→ **TASK DETAILS**
Once the line containing "26.9), (16, 35.5)." has been printed, stop; print every line before it exactly, starting at the top of the material below.

→ **RECORDED DATA**
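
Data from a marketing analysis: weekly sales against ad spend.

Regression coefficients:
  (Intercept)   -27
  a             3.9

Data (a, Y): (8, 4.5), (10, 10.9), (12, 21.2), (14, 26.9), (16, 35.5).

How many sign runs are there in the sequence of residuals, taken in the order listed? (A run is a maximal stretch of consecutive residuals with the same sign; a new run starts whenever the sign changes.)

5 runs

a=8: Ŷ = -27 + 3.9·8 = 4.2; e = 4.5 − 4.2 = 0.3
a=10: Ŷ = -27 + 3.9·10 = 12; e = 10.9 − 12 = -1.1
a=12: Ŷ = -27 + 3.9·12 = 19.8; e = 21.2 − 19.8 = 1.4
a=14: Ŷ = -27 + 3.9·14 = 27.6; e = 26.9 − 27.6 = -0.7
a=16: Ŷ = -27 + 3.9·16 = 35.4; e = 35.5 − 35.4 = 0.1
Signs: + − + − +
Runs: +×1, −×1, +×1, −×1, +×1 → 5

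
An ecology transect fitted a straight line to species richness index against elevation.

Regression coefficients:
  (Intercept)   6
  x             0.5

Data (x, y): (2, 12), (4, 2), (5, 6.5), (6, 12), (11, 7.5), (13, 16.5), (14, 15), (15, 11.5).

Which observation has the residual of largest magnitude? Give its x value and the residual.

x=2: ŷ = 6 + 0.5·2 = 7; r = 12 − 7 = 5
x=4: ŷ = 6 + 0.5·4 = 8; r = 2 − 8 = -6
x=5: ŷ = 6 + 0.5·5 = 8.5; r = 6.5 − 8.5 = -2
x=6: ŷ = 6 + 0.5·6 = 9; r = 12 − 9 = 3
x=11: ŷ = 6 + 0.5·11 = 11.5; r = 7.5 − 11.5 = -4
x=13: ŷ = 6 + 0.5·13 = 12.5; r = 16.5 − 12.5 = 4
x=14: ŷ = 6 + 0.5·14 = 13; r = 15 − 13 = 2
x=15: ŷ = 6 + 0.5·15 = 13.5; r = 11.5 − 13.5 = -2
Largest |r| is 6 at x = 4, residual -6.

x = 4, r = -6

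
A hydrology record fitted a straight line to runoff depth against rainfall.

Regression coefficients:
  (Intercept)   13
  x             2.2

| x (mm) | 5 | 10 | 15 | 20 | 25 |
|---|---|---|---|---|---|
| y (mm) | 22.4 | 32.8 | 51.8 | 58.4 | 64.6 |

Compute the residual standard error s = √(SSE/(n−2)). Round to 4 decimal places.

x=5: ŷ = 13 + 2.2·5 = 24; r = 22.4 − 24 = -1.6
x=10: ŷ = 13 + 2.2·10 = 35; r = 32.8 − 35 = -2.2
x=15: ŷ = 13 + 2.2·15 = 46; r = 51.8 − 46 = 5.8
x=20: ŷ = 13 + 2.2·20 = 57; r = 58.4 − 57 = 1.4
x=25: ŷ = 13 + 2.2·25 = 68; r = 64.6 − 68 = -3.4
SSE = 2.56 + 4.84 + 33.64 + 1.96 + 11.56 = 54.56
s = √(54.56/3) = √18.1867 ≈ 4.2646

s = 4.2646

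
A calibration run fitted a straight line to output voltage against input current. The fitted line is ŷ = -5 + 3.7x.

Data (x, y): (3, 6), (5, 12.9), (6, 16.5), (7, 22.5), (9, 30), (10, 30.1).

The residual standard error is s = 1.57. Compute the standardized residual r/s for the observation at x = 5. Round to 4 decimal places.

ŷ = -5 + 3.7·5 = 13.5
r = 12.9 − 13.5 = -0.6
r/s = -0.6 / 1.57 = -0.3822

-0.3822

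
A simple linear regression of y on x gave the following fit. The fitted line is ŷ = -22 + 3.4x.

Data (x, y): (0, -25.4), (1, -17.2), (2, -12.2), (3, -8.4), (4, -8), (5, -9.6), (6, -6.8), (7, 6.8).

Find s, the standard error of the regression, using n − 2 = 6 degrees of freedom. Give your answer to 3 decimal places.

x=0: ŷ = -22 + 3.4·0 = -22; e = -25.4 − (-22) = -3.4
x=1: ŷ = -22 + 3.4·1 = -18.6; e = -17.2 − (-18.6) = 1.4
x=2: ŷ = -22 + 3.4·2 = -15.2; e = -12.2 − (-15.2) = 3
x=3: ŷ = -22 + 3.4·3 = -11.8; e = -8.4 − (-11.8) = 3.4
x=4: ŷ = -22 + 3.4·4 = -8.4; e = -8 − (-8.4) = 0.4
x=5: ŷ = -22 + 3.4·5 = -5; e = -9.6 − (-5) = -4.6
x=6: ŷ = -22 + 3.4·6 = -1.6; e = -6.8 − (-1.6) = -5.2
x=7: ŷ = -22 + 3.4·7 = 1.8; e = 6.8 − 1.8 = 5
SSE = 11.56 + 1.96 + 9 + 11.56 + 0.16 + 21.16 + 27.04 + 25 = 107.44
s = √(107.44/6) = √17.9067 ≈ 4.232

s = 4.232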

→ **WRITTEN SOLUTION**
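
Data from a marketing analysis: weekly sales against ad spend.

Regression coefficients:
  (Intercept)   -27
  a             3.9

Data (a, Y): (8, 4.5), (10, 10.9), (12, 21.2), (14, 26.9), (16, 35.5).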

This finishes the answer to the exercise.